▶ [Assignment]
Reproduce the section of the listing that begins at the line containing "What is the degree" and finishes at the line containing "FC(C)CC(=CBr)C(C)=O". Include both end lines and nothing beyond them.

########

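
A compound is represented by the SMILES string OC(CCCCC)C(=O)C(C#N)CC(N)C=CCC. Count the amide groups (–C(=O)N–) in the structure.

Scan the SMILES for the amide motif — none present.
Groups that are present: 1 alkene, 1 hydroxyl, 1 ketone, 1 nitrile, 1 primary amine.

0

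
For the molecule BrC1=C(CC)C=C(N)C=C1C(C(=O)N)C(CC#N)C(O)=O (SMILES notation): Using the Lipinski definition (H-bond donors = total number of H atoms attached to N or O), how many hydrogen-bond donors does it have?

Donors: find every N or O and count the H atoms it carries.
  atom 8 (N): bond orders sum to 1 → 2 H
  atom 13 (O): bond orders sum to 2 → 0 H
  atom 14 (N): bond orders sum to 1 → 2 H
  atom 18 (N): bond orders sum to 3 → 0 H
  atom 20 (O): bond orders sum to 1 → 1 H
  atom 21 (O): bond orders sum to 2 → 0 H
Lipinski HBD = 5.

5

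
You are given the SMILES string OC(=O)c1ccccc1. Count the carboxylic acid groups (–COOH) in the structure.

1

The carboxylic acid motif appears at heavy-atom position 2 in the SMILES.
Carboxylic acid count: 1.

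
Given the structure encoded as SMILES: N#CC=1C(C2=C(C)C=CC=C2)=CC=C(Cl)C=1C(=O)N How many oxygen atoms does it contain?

Scan the SMILES for O atoms (remember two-letter symbols like Cl and Br are single atoms).
Oxygen count: 1.

1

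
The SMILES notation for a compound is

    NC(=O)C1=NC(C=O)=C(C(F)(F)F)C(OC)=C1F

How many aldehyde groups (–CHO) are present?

1

The aldehyde motif appears at heavy-atom position 7 in the SMILES.
Other groups present: 1 amide, 1 ether.
Aldehyde count: 1.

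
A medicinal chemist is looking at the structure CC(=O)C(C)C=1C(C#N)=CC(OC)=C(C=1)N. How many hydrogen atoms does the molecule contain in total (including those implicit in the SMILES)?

14

Walk through each heavy atom and fill implicit hydrogens from standard valence (C 4, N 3, O 2, S 2, halogen 1):
  atom 1: C, bond orders sum to 1 (valence 4) → 3 H
  atom 2: C, bond orders sum to 4 (valence 4) → 0 H
  atom 3: O, bond orders sum to 2 (valence 2) → 0 H
  atom 4: C, bond orders sum to 3 (valence 4) → 1 H
  atom 5: C, bond orders sum to 1 (valence 4) → 3 H
  atom 6: C, bond orders sum to 4 (valence 4) → 0 H
  atom 7: C, bond orders sum to 4 (valence 4) → 0 H
  atom 8: C, bond orders sum to 4 (valence 4) → 0 H
  atom 9: N, bond orders sum to 3 (valence 3) → 0 H
  atom 10: C, bond orders sum to 3 (valence 4) → 1 H
  atom 11: C, bond orders sum to 4 (valence 4) → 0 H
  atom 12: O, bond orders sum to 2 (valence 2) → 0 H
  atom 13: C, bond orders sum to 1 (valence 4) → 3 H
  atom 14: C, bond orders sum to 4 (valence 4) → 0 H
  atom 15: C, bond orders sum to 3 (valence 4) → 1 H
  atom 16: N, bond orders sum to 1 (valence 3) → 2 H
Total hydrogens: 14.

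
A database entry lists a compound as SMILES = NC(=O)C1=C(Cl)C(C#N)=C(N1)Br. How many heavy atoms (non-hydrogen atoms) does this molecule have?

12

Every atom symbol written in the SMILES (organic subset) is one heavy atom; implicit H are not written.
Heavy atoms by element → Br:1, C:6, Cl:1, N:3, O:1.
Total: 12.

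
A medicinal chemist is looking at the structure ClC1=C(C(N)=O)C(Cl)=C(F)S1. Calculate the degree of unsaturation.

4

Degree of unsaturation = (number of rings) + (number of π bonds).
Ring closures in the SMILES: 1.
π bonds: 3 double bonds (each 1 DoU) → 3 DoU from unsaturation.
Total DoU = 1 + 3 = 4.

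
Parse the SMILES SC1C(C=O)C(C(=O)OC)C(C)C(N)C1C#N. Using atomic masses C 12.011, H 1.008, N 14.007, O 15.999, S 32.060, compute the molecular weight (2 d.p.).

First, the molecular formula is C11H16N2O3S (counting implicit H from valence).
  C: 11 × 12.011 = 132.121
  H: 16 × 1.008 = 16.128
  N: 2 × 14.007 = 28.014
  O: 3 × 15.999 = 47.997
  S: 1 × 32.060 = 32.060
Sum: 11×12.011 + 16×1.008 + 2×14.007 + 3×15.999 + 1×32.060 = 256.320 → 256.32 g/mol.

256.32 g/mol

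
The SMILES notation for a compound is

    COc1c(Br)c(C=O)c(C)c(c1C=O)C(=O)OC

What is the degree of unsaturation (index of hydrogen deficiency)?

Molecular formula: C12H11BrO5.
DoU = (2C + 2 + N − H − X) / 2, where X is the halogen count and O/S are ignored.
    = (2·12 + 2 + 0 − 11 − 1) / 2 = 14 / 2 = 7.

7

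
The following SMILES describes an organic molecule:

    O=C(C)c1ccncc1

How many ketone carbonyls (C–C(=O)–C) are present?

1

The ketone motif appears at heavy-atom position 2 in the SMILES.
Ketone count: 1.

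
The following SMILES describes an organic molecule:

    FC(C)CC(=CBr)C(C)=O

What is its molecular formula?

C7H10BrFO

Walk through each heavy atom and fill implicit hydrogens from standard valence (C 4, N 3, O 2, S 2, halogen 1):
  atom 1: F (halogen, monovalent) → 0 H
  atom 2: C, bond orders sum to 3 (valence 4) → 1 H
  atom 3: C, bond orders sum to 1 (valence 4) → 3 H
  atom 4: C, bond orders sum to 2 (valence 4) → 2 H
  atom 5: C, bond orders sum to 4 (valence 4) → 0 H
  atom 6: C, bond orders sum to 3 (valence 4) → 1 H
  atom 7: Br (halogen, monovalent) → 0 H
  atom 8: C, bond orders sum to 4 (valence 4) → 0 H
  atom 9: C, bond orders sum to 1 (valence 4) → 3 H
  atom 10: O, bond orders sum to 2 (valence 2) → 0 H
Totals → C:7, H:10, Br:1, F:1, O:1.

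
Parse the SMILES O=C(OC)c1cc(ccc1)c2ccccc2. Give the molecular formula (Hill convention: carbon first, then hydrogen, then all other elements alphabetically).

C14H12O2

Walk through each heavy atom and fill implicit hydrogens from standard valence (C 4, N 3, O 2, S 2, halogen 1); for lowercase aromatic atoms, an aromatic c carries 1 H when it has two neighbours and 0 H with three, and aromatic n carries 0 H:
  atom 1: O, bond orders sum to 2 (valence 2) → 0 H
  atom 2: C, bond orders sum to 4 (valence 4) → 0 H
  atom 3: O, bond orders sum to 2 (valence 2) → 0 H
  atom 4: C, bond orders sum to 1 (valence 4) → 3 H
  atom 5: aromatic c, 3 neighbours → 0 H
  atom 6: aromatic c, 2 neighbours → 1 H
  atom 7: aromatic c, 3 neighbours → 0 H
  atom 8: aromatic c, 2 neighbours → 1 H
  atom 9: aromatic c, 2 neighbours → 1 H
  atom 10: aromatic c, 2 neighbours → 1 H
  atom 11: aromatic c, 3 neighbours → 0 H
  atom 12: aromatic c, 2 neighbours → 1 H
  atom 13: aromatic c, 2 neighbours → 1 H
  atom 14: aromatic c, 2 neighbours → 1 H
  atom 15: aromatic c, 2 neighbours → 1 H
  atom 16: aromatic c, 2 neighbours → 1 H
Totals → C:14, H:12, O:2.
In Hill order: C14H12O2.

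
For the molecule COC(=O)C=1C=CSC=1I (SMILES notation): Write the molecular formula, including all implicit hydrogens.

Walk through each heavy atom and fill implicit hydrogens from standard valence (C 4, N 3, O 2, S 2, halogen 1):
  atom 1: C, bond orders sum to 1 (valence 4) → 3 H
  atom 2: O, bond orders sum to 2 (valence 2) → 0 H
  atom 3: C, bond orders sum to 4 (valence 4) → 0 H
  atom 4: O, bond orders sum to 2 (valence 2) → 0 H
  atom 5: C, bond orders sum to 4 (valence 4) → 0 H
  atom 6: C, bond orders sum to 3 (valence 4) → 1 H
  atom 7: C, bond orders sum to 3 (valence 4) → 1 H
  atom 8: S, bond orders sum to 2 (valence 2) → 0 H
  atom 9: C, bond orders sum to 4 (valence 4) → 0 H
  atom 10: I (halogen, monovalent) → 0 H
Totals → C:6, H:5, I:1, O:2, S:1.

C6H5IO2S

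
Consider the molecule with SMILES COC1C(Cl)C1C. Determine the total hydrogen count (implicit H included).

Walk through each heavy atom and fill implicit hydrogens from standard valence (C 4, N 3, O 2, S 2, halogen 1):
  atom 1: C, bond orders sum to 1 (valence 4) → 3 H
  atom 2: O, bond orders sum to 2 (valence 2) → 0 H
  atom 3: C, bond orders sum to 3 (valence 4) → 1 H
  atom 4: C, bond orders sum to 3 (valence 4) → 1 H
  atom 5: Cl (halogen, monovalent) → 0 H
  atom 6: C, bond orders sum to 3 (valence 4) → 1 H
  atom 7: C, bond orders sum to 1 (valence 4) → 3 H
Total hydrogens: 9.

9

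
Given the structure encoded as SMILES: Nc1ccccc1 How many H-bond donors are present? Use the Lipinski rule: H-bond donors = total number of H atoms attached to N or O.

2

Donors: find every N or O and count the H atoms it carries.
  atom 1 (N): bond orders sum to 1 → 2 H
Lipinski HBD = 2.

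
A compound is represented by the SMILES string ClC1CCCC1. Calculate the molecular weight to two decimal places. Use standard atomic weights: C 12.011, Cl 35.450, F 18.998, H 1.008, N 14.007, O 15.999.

104.58 g/mol

First, the molecular formula is C5H9Cl (counting implicit H from valence).
  C: 5 × 12.011 = 60.055
  Cl: 1 × 35.450 = 35.450
  H: 9 × 1.008 = 9.072
Sum: 5×12.011 + 1×35.450 + 9×1.008 = 104.577 → 104.58 g/mol.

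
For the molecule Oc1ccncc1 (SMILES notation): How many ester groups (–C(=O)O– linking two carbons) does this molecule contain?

Scan the SMILES for the ester motif — none present.
Groups that are present: 1 hydroxyl.

0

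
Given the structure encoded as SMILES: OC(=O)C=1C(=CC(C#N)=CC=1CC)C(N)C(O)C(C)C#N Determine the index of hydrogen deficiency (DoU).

9

Molecular formula: C15H17N3O3.
DoU = (2C + 2 + N − H − X) / 2, where X is the halogen count and O/S are ignored.
    = (2·15 + 2 + 3 − 17 − 0) / 2 = 18 / 2 = 9.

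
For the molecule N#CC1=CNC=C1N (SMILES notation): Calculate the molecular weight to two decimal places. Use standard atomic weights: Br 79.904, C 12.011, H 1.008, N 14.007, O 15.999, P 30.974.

First, the molecular formula is C5H5N3 (counting implicit H from valence).
  C: 5 × 12.011 = 60.055
  H: 5 × 1.008 = 5.040
  N: 3 × 14.007 = 42.021
Sum: 5×12.011 + 5×1.008 + 3×14.007 = 107.116 → 107.12 g/mol.

107.12 g/mol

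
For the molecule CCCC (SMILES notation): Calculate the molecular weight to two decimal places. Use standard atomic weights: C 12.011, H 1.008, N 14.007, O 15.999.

58.12 g/mol

First, the molecular formula is C4H10 (counting implicit H from valence).
  C: 4 × 12.011 = 48.044
  H: 10 × 1.008 = 10.080
Sum: 4×12.011 + 10×1.008 = 58.124 → 58.12 g/mol.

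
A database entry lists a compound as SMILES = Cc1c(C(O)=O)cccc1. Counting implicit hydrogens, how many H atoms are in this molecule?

8

Walk through each heavy atom and fill implicit hydrogens from standard valence (C 4, N 3, O 2, S 2, halogen 1); for lowercase aromatic atoms, an aromatic c carries 1 H when it has two neighbours and 0 H with three, and aromatic n carries 0 H:
  atom 1: C, bond orders sum to 1 (valence 4) → 3 H
  atom 2: aromatic c, 3 neighbours → 0 H
  atom 3: aromatic c, 3 neighbours → 0 H
  atom 4: C, bond orders sum to 4 (valence 4) → 0 H
  atom 5: O, bond orders sum to 1 (valence 2) → 1 H
  atom 6: O, bond orders sum to 2 (valence 2) → 0 H
  atom 7: aromatic c, 2 neighbours → 1 H
  atom 8: aromatic c, 2 neighbours → 1 H
  atom 9: aromatic c, 2 neighbours → 1 H
  atom 10: aromatic c, 2 neighbours → 1 H
Total hydrogens: 8.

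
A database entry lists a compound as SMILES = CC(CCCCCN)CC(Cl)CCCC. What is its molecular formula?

C13H28ClN

Walk through each heavy atom and fill implicit hydrogens from standard valence (C 4, N 3, O 2, S 2, halogen 1):
  atom 1: C, bond orders sum to 1 (valence 4) → 3 H
  atom 2: C, bond orders sum to 3 (valence 4) → 1 H
  atom 3: C, bond orders sum to 2 (valence 4) → 2 H
  atom 4: C, bond orders sum to 2 (valence 4) → 2 H
  atom 5: C, bond orders sum to 2 (valence 4) → 2 H
  atom 6: C, bond orders sum to 2 (valence 4) → 2 H
  atom 7: C, bond orders sum to 2 (valence 4) → 2 H
  atom 8: N, bond orders sum to 1 (valence 3) → 2 H
  atom 9: C, bond orders sum to 2 (valence 4) → 2 H
  atom 10: C, bond orders sum to 3 (valence 4) → 1 H
  atom 11: Cl (halogen, monovalent) → 0 H
  atom 12: C, bond orders sum to 2 (valence 4) → 2 H
  atom 13: C, bond orders sum to 2 (valence 4) → 2 H
  atom 14: C, bond orders sum to 2 (valence 4) → 2 H
  atom 15: C, bond orders sum to 1 (valence 4) → 3 H
Totals → C:13, H:28, Cl:1, N:1.
In Hill order: C13H28ClN.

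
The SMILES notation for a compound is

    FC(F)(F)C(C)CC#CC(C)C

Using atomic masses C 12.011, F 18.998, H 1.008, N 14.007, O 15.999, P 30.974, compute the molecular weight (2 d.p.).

178.20 g/mol

First, the molecular formula is C9H13F3 (counting implicit H from valence).
  C: 9 × 12.011 = 108.099
  F: 3 × 18.998 = 56.994
  H: 13 × 1.008 = 13.104
Sum: 9×12.011 + 3×18.998 + 13×1.008 = 178.197 → 178.20 g/mol.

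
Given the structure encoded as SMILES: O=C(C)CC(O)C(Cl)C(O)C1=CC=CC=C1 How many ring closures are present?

1

In SMILES, each pair of matching ring-closure digits denotes one ring-closing bond; the number of such bonds equals the number of independent rings.
Ring-closure bonds here: 1.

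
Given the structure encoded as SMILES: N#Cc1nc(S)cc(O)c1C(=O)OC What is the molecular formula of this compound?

Walk through each heavy atom and fill implicit hydrogens from standard valence (C 4, N 3, O 2, S 2, halogen 1); for lowercase aromatic atoms, an aromatic c carries 1 H when it has two neighbours and 0 H with three, and aromatic n carries 0 H:
  atom 1: N, bond orders sum to 3 (valence 3) → 0 H
  atom 2: C, bond orders sum to 4 (valence 4) → 0 H
  atom 3: aromatic c, 3 neighbours → 0 H
  atom 4: aromatic n, 2 neighbours → 0 H
  atom 5: aromatic c, 3 neighbours → 0 H
  atom 6: S, bond orders sum to 1 (valence 2) → 1 H
  atom 7: aromatic c, 2 neighbours → 1 H
  atom 8: aromatic c, 3 neighbours → 0 H
  atom 9: O, bond orders sum to 1 (valence 2) → 1 H
  atom 10: aromatic c, 3 neighbours → 0 H
  atom 11: C, bond orders sum to 4 (valence 4) → 0 H
  atom 12: O, bond orders sum to 2 (valence 2) → 0 H
  atom 13: O, bond orders sum to 2 (valence 2) → 0 H
  atom 14: C, bond orders sum to 1 (valence 4) → 3 H
Totals → C:8, H:6, N:2, O:3, S:1.
In Hill order: C8H6N2O3S.

C8H6N2O3S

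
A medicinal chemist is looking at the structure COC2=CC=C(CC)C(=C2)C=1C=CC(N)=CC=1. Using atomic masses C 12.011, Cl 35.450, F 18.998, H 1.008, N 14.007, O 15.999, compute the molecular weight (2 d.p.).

227.31 g/mol

First, the molecular formula is C15H17NO (counting implicit H from valence).
  C: 15 × 12.011 = 180.165
  H: 17 × 1.008 = 17.136
  N: 1 × 14.007 = 14.007
  O: 1 × 15.999 = 15.999
Sum: 15×12.011 + 17×1.008 + 1×14.007 + 1×15.999 = 227.307 → 227.31 g/mol.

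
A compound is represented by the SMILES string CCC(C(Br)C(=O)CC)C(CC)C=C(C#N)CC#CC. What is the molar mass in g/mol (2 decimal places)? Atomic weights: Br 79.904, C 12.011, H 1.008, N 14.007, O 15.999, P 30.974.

First, the molecular formula is C17H24BrNO (counting implicit H from valence).
  Br: 1 × 79.904 = 79.904
  C: 17 × 12.011 = 204.187
  H: 24 × 1.008 = 24.192
  N: 1 × 14.007 = 14.007
  O: 1 × 15.999 = 15.999
Sum: 1×79.904 + 17×12.011 + 24×1.008 + 1×14.007 + 1×15.999 = 338.289 → 338.29 g/mol.

338.29 g/mol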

########

▶ [Answer]
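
What is the degree of unsaturation (index of hydrogen deficiency)?

Molecular formula: C12H11BrO5.
DoU = (2C + 2 + N − H − X) / 2, where X is the halogen count and O/S are ignored.
    = (2·12 + 2 + 0 − 11 − 1) / 2 = 14 / 2 = 7.

7

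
The following SMILES describes an organic molecule:

    O=C(C)c1ccncc1

How many ketone carbonyls (C–C(=O)–C) are present?

1

The ketone motif appears at heavy-atom position 2 in the SMILES.
Ketone count: 1.

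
The following SMILES describes an organic molecule:

    FC(C)CC(=CBr)C(C)=O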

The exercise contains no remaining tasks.